▶

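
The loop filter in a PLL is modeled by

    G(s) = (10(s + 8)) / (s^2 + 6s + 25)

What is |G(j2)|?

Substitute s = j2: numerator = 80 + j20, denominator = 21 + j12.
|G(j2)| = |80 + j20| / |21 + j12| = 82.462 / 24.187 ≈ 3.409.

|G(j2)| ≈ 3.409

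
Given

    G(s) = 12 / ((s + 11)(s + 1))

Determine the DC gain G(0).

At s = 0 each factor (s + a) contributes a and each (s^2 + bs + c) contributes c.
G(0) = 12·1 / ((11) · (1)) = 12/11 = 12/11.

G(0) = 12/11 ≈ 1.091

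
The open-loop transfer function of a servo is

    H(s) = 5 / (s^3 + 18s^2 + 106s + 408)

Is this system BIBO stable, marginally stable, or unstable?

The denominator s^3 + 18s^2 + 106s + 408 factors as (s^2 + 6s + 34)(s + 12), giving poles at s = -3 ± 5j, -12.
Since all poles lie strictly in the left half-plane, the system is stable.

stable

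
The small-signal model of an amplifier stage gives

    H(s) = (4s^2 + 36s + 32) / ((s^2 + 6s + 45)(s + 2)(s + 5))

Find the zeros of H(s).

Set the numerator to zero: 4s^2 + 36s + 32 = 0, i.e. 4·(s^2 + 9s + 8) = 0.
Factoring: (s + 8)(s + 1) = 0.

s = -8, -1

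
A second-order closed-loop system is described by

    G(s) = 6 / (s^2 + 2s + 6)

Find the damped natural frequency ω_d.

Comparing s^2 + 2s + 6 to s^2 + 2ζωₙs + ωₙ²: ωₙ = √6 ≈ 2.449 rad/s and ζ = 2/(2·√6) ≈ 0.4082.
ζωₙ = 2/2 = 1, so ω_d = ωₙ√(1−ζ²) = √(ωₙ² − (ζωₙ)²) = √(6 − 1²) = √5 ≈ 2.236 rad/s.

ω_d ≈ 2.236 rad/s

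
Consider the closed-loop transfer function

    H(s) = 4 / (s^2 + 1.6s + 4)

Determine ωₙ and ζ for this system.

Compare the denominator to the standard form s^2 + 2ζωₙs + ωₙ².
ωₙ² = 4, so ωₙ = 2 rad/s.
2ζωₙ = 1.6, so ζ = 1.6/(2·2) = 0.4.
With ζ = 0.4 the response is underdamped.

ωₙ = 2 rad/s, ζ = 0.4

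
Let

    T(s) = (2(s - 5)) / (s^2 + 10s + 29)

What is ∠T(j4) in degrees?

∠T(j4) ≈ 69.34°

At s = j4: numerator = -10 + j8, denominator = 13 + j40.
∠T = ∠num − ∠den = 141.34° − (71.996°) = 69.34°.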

◀
▶

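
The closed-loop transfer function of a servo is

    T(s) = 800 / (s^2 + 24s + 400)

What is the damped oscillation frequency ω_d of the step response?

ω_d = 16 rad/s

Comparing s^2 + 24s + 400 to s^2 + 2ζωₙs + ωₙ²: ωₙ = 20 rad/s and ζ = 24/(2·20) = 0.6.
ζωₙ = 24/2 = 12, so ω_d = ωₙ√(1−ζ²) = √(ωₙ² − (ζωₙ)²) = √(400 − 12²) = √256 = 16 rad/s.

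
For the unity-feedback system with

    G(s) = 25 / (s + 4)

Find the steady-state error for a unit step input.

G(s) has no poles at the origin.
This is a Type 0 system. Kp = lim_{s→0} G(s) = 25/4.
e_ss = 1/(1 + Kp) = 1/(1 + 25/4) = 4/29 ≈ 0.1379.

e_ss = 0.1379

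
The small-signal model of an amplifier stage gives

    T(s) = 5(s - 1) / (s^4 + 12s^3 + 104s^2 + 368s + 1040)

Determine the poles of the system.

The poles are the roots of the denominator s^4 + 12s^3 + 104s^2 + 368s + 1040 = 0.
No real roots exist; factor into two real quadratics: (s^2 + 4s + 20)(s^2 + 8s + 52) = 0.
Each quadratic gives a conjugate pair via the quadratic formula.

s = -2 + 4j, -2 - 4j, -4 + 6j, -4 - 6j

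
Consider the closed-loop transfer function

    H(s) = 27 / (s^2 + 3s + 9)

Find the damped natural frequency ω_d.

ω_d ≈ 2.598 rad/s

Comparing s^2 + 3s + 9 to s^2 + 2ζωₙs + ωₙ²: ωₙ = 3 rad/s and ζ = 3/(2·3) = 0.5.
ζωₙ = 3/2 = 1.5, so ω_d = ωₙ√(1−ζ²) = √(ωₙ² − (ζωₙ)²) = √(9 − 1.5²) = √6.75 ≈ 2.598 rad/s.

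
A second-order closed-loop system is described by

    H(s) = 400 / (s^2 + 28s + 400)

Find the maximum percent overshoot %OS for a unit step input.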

◀

_What is needed:_ For each line of the material that contains the word "servo", make a copy.

_Solution:_
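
The open-loop transfer function of a servo is
The closed-loop transfer function of a servo is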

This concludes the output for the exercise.